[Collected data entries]
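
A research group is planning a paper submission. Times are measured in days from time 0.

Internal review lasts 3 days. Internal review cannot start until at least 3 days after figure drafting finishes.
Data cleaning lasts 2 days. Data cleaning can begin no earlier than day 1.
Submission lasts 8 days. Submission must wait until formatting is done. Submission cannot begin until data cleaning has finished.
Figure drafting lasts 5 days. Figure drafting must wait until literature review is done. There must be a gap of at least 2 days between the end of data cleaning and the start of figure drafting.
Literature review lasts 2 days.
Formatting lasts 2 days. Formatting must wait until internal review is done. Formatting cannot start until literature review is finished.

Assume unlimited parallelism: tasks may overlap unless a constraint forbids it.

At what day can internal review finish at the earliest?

Data cleaning waits on its own release at day 1, so it starts at day 1 and finishes at 1 + 2 = day 3.
Literature review can start immediately at day 0; it finishes at day 2.
Figure drafting cannot start until literature review (finishes day 2); data cleaning (finishes day 3, plus 2-day gap → day 5). The controlling bound is day 5, so figure drafting finishes at 5 + 5 = day 10.
Internal review cannot begin until figure drafting (finishes day 10, plus 3-day gap → day 13). It runs from day 13 to 13 + 3 = day 16.

16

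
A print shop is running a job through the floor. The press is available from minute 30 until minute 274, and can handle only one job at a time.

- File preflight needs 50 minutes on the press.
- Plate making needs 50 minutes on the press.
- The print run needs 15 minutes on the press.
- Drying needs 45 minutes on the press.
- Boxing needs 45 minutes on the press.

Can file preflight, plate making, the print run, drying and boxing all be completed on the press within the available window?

Yes

The press window is 274 − 30 = 244 minutes.
Running back to back, the jobs need 50 + 50 + 15 + 45 + 45 = 205 minutes on the press.
Since 205 ≤ 244, they fit within the window.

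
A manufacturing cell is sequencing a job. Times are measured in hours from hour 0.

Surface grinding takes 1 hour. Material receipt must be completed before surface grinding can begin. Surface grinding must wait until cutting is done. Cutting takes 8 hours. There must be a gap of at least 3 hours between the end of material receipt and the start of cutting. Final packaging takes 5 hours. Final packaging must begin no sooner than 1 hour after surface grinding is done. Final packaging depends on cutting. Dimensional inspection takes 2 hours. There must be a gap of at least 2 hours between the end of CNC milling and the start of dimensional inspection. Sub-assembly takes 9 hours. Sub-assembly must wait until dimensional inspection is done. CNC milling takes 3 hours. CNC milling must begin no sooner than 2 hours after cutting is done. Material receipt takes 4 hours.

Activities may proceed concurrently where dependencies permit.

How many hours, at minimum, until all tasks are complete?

33

Nothing blocks material receipt, so it runs from hour 0 to hour 4.
Cutting waits on material receipt (finishes hour 4, plus 3-hour gap → hour 7), so it starts at hour 7 and finishes at 7 + 8 = hour 15.
Surface grinding needs all of material receipt (finishes hour 4); cutting (finishes hour 15). That puts its earliest start at hour 15; it finishes at 15 + 1 = hour 16.
Final packaging needs all of surface grinding (finishes hour 16, plus 1-hour gap → hour 17); cutting (finishes hour 15). That puts its earliest start at hour 17; it finishes at 17 + 5 = hour 22.
CNC milling cannot begin until cutting (finishes hour 15, plus 2-hour gap → hour 17). It runs from hour 17 to 17 + 3 = hour 20.
After CNC milling (finishes hour 20, plus 2-hour gap → hour 22), dimensional inspection can start at hour 22 and finishes at hour 24.
Sub-assembly waits on dimensional inspection (finishes hour 24), so it starts at hour 24 and finishes at 24 + 9 = hour 33.
All tasks are finished once the last one completes. Finish times: Material receipt at 4, Cutting at 15, CNC milling at 20, Surface grinding at 16, Dimensional inspection at 24, Sub-assembly at 33, Final packaging at 22. The latest is hour 33.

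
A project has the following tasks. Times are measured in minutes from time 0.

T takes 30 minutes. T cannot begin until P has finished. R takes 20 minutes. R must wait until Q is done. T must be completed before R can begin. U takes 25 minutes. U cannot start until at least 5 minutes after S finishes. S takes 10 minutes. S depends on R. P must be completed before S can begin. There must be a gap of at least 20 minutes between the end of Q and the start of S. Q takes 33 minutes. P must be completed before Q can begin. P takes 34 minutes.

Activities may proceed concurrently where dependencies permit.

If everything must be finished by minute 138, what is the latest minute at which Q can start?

To finish by minute 138, U (duration 25) must start no later than minute 113.
S has to be done before U (must start by minute 113, minus 5-minute gap → minute 108). That means finishing by minute 108, i.e. starting by 108 − 10 = minute 98.
R feeds into S (must start by minute 98); so R must finish by minute 98 and therefore start by minute 78.
Q has several dependents: R (must start by minute 78); S (must start by minute 98, minus 20-minute gap → minute 78). The earliest of those limits is minute 78, so Q must start by 78 − 33 = minute 45.

45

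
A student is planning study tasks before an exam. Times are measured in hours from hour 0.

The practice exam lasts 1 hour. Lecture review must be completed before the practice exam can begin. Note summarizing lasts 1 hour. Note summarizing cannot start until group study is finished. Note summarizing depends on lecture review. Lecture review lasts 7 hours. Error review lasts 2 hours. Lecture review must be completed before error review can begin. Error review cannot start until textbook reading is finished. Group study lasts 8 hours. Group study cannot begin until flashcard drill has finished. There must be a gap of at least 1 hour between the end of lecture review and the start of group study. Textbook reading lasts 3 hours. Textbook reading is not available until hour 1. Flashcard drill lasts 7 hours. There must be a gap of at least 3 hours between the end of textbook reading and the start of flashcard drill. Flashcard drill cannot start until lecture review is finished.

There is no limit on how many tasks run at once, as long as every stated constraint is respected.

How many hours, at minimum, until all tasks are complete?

23

Nothing blocks lecture review, so it runs from hour 0 to hour 7.
The practice exam waits on lecture review (finishes hour 7), so it starts at hour 7 and finishes at 7 + 1 = hour 8.
After its own release at hour 1, textbook reading can start at hour 1 and finishes at hour 4.
Error review cannot start until lecture review (finishes hour 7); textbook reading (finishes hour 4). The controlling bound is hour 7, so error review finishes at 7 + 2 = hour 9.
For flashcard drill: textbook reading (finishes hour 4, plus 3-hour gap → hour 7); lecture review (finishes hour 7). Taking the maximum gives a start of hour 7, and it finishes at 7 + 7 = hour 14.
For group study: flashcard drill (finishes hour 14); lecture review (finishes hour 7, plus 1-hour gap → hour 8). Taking the maximum gives a start of hour 14, and it finishes at 14 + 8 = hour 22.
Note summarizing cannot start until group study (finishes hour 22); lecture review (finishes hour 7). The controlling bound is hour 22, so note summarizing finishes at 22 + 1 = hour 23.
All tasks are finished once the last one completes. Finish times: Textbook reading at 4, Lecture review at 7, Flashcard drill at 14, The practice exam at 8, Error review at 9, Group study at 22, Note summarizing at 23. The latest is hour 23.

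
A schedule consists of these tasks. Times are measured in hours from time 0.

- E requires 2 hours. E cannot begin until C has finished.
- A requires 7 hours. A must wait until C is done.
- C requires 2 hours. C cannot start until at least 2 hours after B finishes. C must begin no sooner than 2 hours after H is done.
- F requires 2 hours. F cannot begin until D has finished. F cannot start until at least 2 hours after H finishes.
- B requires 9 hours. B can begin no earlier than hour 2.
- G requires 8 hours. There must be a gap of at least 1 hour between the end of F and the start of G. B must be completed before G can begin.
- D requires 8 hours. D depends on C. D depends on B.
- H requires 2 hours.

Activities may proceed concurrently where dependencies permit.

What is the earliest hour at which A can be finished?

22

Nothing blocks H, so it runs from hour 0 to hour 2.
B cannot begin until its own release at hour 2. It runs from hour 2 to 2 + 9 = hour 11.
C cannot start until B (finishes hour 11, plus 2-hour gap → hour 13); H (finishes hour 2, plus 2-hour gap → hour 4). The controlling bound is hour 13, so C finishes at 13 + 2 = hour 15.
A waits on C (finishes hour 15), so it starts at hour 15 and finishes at 15 + 7 = hour 22.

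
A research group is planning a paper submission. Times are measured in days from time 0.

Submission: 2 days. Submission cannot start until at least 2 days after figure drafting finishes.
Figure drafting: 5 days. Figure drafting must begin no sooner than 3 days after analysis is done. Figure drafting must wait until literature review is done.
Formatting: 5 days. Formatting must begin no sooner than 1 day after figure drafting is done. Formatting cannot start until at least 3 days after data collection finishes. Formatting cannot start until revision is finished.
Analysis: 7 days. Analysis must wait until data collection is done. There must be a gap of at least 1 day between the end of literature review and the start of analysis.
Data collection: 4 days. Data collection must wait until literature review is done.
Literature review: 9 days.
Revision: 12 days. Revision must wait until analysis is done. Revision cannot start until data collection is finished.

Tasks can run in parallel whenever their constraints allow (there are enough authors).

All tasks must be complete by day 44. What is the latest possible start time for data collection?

16

Nothing follows formatting; the deadline of day 44 is its only limit. It must start by 44 − 5 = day 39.
To finish by day 44, submission (duration 2) must start no later than day 42.
Figure drafting feeds formatting (must start by day 39, minus 1-day gap → day 38); submission (must start by day 42, minus 2-day gap → day 40). Taking the minimum, figure drafting must finish by day 38 and start by 38 − 5 = day 33.
Revision has to be done before formatting (must start by day 39). That means finishing by day 39, i.e. starting by 39 − 12 = day 27.
Analysis feeds figure drafting (must start by day 33, minus 3-day gap → day 30); revision (must start by day 27). Taking the minimum, analysis must finish by day 27 and start by 27 − 7 = day 20.
Data collection has several dependents: analysis (must start by day 20); revision (must start by day 27); formatting (must start by day 39, minus 3-day gap → day 36). The earliest of those limits is day 20, so data collection must start by 20 − 4 = day 16.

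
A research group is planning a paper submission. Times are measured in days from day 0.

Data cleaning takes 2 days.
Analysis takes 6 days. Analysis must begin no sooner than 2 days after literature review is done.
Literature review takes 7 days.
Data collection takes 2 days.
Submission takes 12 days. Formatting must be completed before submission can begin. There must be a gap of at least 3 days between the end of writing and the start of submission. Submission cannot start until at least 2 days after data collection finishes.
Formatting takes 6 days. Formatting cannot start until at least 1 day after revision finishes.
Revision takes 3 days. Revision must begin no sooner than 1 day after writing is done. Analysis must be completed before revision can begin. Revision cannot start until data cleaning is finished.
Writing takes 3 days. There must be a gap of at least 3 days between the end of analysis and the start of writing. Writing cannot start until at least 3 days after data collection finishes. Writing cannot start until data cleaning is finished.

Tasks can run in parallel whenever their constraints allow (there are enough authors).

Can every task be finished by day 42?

Data cleaning has no prerequisites, so it starts at day 0 and finishes at day 2.
Data collection can start immediately at day 0; it finishes at day 2.
Literature review has no prerequisites, so it starts at day 0 and finishes at day 7.
Analysis waits on literature review (finishes day 7, plus 2-day gap → day 9), so it starts at day 9 and finishes at 9 + 6 = day 15.
Writing has to wait for analysis (finishes day 15, plus 3-day gap → day 18); data collection (finishes day 2, plus 3-day gap → day 5); data cleaning (finishes day 2). The latest of these is day 18, so writing runs day 18 to 18 + 3 = day 21.
For revision: writing (finishes day 21, plus 1-day gap → day 22); analysis (finishes day 15); data cleaning (finishes day 2). Taking the maximum gives a start of day 22, and it finishes at 22 + 3 = day 25.
After revision (finishes day 25, plus 1-day gap → day 26), formatting can start at day 26 and finishes at day 32.
Submission has to wait for formatting (finishes day 32); writing (finishes day 21, plus 3-day gap → day 24); data collection (finishes day 2, plus 2-day gap → day 4). The latest of these is day 32, so submission runs day 32 to 32 + 12 = day 44.
The earliest everything can be done is day 44, which is after the deadline of 42, so it is not possible.

No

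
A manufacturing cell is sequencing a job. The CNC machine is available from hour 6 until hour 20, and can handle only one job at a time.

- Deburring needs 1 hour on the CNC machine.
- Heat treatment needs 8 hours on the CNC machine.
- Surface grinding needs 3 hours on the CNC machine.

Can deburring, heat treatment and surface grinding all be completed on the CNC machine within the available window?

Yes

The CNC machine window is 20 − 6 = 14 hours.
Running back to back, the jobs need 1 + 8 + 3 = 12 hours on the CNC machine.
Since 12 ≤ 14, they fit within the window.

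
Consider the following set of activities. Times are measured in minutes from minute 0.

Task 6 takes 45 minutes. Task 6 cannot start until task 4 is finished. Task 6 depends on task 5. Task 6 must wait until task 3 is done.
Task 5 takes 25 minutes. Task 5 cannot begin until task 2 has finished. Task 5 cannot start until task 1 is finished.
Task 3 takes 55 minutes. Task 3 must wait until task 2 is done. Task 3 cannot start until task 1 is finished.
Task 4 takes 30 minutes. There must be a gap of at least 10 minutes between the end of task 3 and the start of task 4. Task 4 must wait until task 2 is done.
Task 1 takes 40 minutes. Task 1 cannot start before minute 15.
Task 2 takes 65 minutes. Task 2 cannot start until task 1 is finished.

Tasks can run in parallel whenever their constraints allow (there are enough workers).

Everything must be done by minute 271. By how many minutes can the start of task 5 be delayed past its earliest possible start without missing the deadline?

Task 1 cannot begin until its own release at minute 15. It runs from minute 15 to 15 + 40 = minute 55.
After task 1 (finishes minute 55), task 2 can start at minute 55 and finishes at minute 120.
Task 5 has to wait for task 2 (finishes minute 120); task 1 (finishes minute 55). The latest of these is minute 120, so task 5 runs minute 120 to 120 + 25 = minute 145.

Working backward from the deadline:
To finish by minute 271, task 6 (duration 45) must start no later than minute 226.
Since task 6 (must start by minute 226) depends on it, task 5 must finish by minute 226. Backing off its 25-minute duration gives a latest start of minute 201.
So task 5 can start as early as minute 120 and as late as minute 201, giving 201 − 120 = 81 minutes of slack.

81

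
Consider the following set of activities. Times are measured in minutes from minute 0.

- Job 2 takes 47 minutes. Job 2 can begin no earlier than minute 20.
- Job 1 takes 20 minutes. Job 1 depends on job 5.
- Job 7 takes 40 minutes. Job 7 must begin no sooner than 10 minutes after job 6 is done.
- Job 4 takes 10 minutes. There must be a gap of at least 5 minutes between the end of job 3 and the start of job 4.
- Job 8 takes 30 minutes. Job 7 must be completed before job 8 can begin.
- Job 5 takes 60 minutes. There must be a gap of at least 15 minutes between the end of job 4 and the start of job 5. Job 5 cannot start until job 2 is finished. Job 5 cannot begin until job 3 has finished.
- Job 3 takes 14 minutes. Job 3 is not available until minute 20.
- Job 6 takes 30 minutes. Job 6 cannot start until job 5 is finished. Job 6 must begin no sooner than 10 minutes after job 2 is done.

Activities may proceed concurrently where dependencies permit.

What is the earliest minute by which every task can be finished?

Job 3 cannot begin until its own release at minute 20. It runs from minute 20 to 20 + 14 = minute 34.
Job 4 waits on job 3 (finishes minute 34, plus 5-minute gap → minute 39), so it starts at minute 39 and finishes at 39 + 10 = minute 49.
After its own release at minute 20, job 2 can start at minute 20 and finishes at minute 67.
Job 5 cannot start until job 4 (finishes minute 49, plus 15-minute gap → minute 64); job 2 (finishes minute 67); job 3 (finishes minute 34). The controlling bound is minute 67, so job 5 finishes at 67 + 60 = minute 127.
For job 6: job 5 (finishes minute 127); job 2 (finishes minute 67, plus 10-minute gap → minute 77). Taking the maximum gives a start of minute 127, and it finishes at 127 + 30 = minute 157.
Job 7 cannot begin until job 6 (finishes minute 157, plus 10-minute gap → minute 167). It runs from minute 167 to 167 + 40 = minute 207.
After job 7 (finishes minute 207), job 8 can start at minute 207 and finishes at minute 237.
After job 5 (finishes minute 127), job 1 can start at minute 127 and finishes at minute 147.
All tasks are finished once the last one completes. Finish times: Job 1 at 147, Job 2 at 67, Job 3 at 34, Job 4 at 49, Job 5 at 127, Job 6 at 157, Job 7 at 207, Job 8 at 237. The latest is minute 237.

237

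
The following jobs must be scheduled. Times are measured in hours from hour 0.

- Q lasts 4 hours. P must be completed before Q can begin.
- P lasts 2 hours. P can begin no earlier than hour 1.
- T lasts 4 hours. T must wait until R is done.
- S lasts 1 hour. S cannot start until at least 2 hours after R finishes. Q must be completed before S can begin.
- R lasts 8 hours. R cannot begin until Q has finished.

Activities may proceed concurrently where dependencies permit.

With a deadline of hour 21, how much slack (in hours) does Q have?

P waits on its own release at hour 1, so it starts at hour 1 and finishes at 1 + 2 = hour 3.
Q cannot begin until P (finishes hour 3). It runs from hour 3 to 3 + 4 = hour 7.

Working backward from the deadline:
To finish by hour 21, S (duration 1) must start no later than hour 20.
T must finish by hour 21; it takes 4 hours, so it must start by 21 − 4 = hour 17.
For R: S (must start by hour 20, minus 2-hour gap → hour 18); T (must start by hour 17). The most restrictive is hour 17; with an 8-hour duration, R must start by hour 9.
For Q: R (must start by hour 9); S (must start by hour 20). The most restrictive is hour 9; with a 4-hour duration, Q must start by hour 5.
So Q can start as early as hour 3 and as late as hour 5, giving 5 − 3 = 2 hours of slack.

2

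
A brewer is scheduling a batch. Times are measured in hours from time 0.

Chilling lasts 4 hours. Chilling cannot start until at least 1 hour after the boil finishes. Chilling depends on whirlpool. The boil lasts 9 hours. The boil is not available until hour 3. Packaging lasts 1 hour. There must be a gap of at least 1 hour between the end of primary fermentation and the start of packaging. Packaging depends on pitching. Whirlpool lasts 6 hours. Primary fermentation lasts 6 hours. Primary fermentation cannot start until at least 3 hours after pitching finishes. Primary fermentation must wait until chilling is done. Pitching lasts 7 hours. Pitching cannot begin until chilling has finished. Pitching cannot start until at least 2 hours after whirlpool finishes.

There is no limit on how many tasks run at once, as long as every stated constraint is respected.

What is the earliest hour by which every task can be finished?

35

Whirlpool can start immediately at hour 0; it finishes at hour 6.
The boil cannot begin until its own release at hour 3. It runs from hour 3 to 3 + 9 = hour 12.
Chilling needs all of the boil (finishes hour 12, plus 1-hour gap → hour 13); whirlpool (finishes hour 6). That puts its earliest start at hour 13; it finishes at 13 + 4 = hour 17.
Pitching cannot start until chilling (finishes hour 17); whirlpool (finishes hour 6, plus 2-hour gap → hour 8). The controlling bound is hour 17, so pitching finishes at 17 + 7 = hour 24.
Primary fermentation has to wait for pitching (finishes hour 24, plus 3-hour gap → hour 27); chilling (finishes hour 17). The latest of these is hour 27, so primary fermentation runs hour 27 to 27 + 6 = hour 33.
Packaging needs all of primary fermentation (finishes hour 33, plus 1-hour gap → hour 34); pitching (finishes hour 24). That puts its earliest start at hour 34; it finishes at 34 + 1 = hour 35.
All tasks are finished once the last one completes. Finish times: The boil at 12, Whirlpool at 6, Chilling at 17, Pitching at 24, Primary fermentation at 33, Packaging at 35. The latest is hour 35.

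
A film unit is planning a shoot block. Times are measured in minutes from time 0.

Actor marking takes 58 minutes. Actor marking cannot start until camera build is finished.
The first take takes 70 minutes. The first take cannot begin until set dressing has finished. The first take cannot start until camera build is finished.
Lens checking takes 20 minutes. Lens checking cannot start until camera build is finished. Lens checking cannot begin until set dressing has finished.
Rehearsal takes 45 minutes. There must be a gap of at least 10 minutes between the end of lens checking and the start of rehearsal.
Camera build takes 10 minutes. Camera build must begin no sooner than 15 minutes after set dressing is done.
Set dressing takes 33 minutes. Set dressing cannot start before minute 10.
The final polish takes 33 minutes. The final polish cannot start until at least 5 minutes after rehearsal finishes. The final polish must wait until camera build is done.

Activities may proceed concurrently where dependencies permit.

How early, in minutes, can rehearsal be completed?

After its own release at minute 10, set dressing can start at minute 10 and finishes at minute 43.
Camera build waits on set dressing (finishes minute 43, plus 15-minute gap → minute 58), so it starts at minute 58 and finishes at 58 + 10 = minute 68.
Lens checking cannot start until camera build (finishes minute 68); set dressing (finishes minute 43). The controlling bound is minute 68, so lens checking finishes at 68 + 20 = minute 88.
Rehearsal waits on lens checking (finishes minute 88, plus 10-minute gap → minute 98), so it starts at minute 98 and finishes at 98 + 45 = minute 143.

143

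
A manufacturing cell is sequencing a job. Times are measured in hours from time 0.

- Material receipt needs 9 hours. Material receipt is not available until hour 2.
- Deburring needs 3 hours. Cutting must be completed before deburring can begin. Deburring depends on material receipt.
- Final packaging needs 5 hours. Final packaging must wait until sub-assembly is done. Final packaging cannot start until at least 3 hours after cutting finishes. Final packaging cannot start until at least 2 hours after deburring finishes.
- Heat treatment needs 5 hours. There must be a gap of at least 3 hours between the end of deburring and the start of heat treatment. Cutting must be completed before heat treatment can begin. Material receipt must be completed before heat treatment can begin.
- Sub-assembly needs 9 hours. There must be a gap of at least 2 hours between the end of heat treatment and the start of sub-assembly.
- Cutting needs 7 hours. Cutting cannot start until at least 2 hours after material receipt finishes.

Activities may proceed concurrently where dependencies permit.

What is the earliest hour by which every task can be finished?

47

After its own release at hour 2, material receipt can start at hour 2 and finishes at hour 11.
After material receipt (finishes hour 11, plus 2-hour gap → hour 13), cutting can start at hour 13 and finishes at hour 20.
Deburring cannot start until cutting (finishes hour 20); material receipt (finishes hour 11). The controlling bound is hour 20, so deburring finishes at 20 + 3 = hour 23.
Heat treatment has to wait for deburring (finishes hour 23, plus 3-hour gap → hour 26); cutting (finishes hour 20); material receipt (finishes hour 11). The latest of these is hour 26, so heat treatment runs hour 26 to 26 + 5 = hour 31.
Sub-assembly cannot begin until heat treatment (finishes hour 31, plus 2-hour gap → hour 33). It runs from hour 33 to 33 + 9 = hour 42.
Final packaging cannot start until sub-assembly (finishes hour 42); cutting (finishes hour 20, plus 3-hour gap → hour 23); deburring (finishes hour 23, plus 2-hour gap → hour 25). The controlling bound is hour 42, so final packaging finishes at 42 + 5 = hour 47.
All tasks are finished once the last one completes. Finish times: Material receipt at 11, Cutting at 20, Deburring at 23, Heat treatment at 31, Sub-assembly at 42, Final packaging at 47. The latest is hour 47.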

## INSTRUCTIONS FOR THE TASK
Transcribe the records from their first line. Stop after the line with "- Drying needs 45 minutes on the press.", including it.

## RESULT FOR THIS TASK
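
A research group is planning a paper submission. Times are measured in days from time 0.

Internal review lasts 3 days. Internal review cannot start until at least 3 days after figure drafting finishes.
Data cleaning lasts 2 days. Data cleaning can begin no earlier than day 1.
Submission lasts 8 days. Submission must wait until formatting is done. Submission cannot begin until data cleaning has finished.
Figure drafting lasts 5 days. Figure drafting must wait until literature review is done. There must be a gap of at least 2 days between the end of data cleaning and the start of figure drafting.
Literature review lasts 2 days.
Formatting lasts 2 days. Formatting must wait until internal review is done. Formatting cannot start until literature review is finished.

Assume unlimited parallelism: tasks may overlap unless a constraint forbids it.

At what day can internal review finish at the earliest?

Data cleaning waits on its own release at day 1, so it starts at day 1 and finishes at 1 + 2 = day 3.
Literature review can start immediately at day 0; it finishes at day 2.
Figure drafting cannot start until literature review (finishes day 2); data cleaning (finishes day 3, plus 2-day gap → day 5). The controlling bound is day 5, so figure drafting finishes at 5 + 5 = day 10.
Internal review cannot begin until figure drafting (finishes day 10, plus 3-day gap → day 13). It runs from day 13 to 13 + 3 = day 16.

16

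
A print shop is running a job through the floor. The press is available from minute 30 until minute 274, and can handle only one job at a time.

- File preflight needs 50 minutes on the press.
- Plate making needs 50 minutes on the press.
- The print run needs 15 minutes on the press.
- Drying needs 45 minutes on the press.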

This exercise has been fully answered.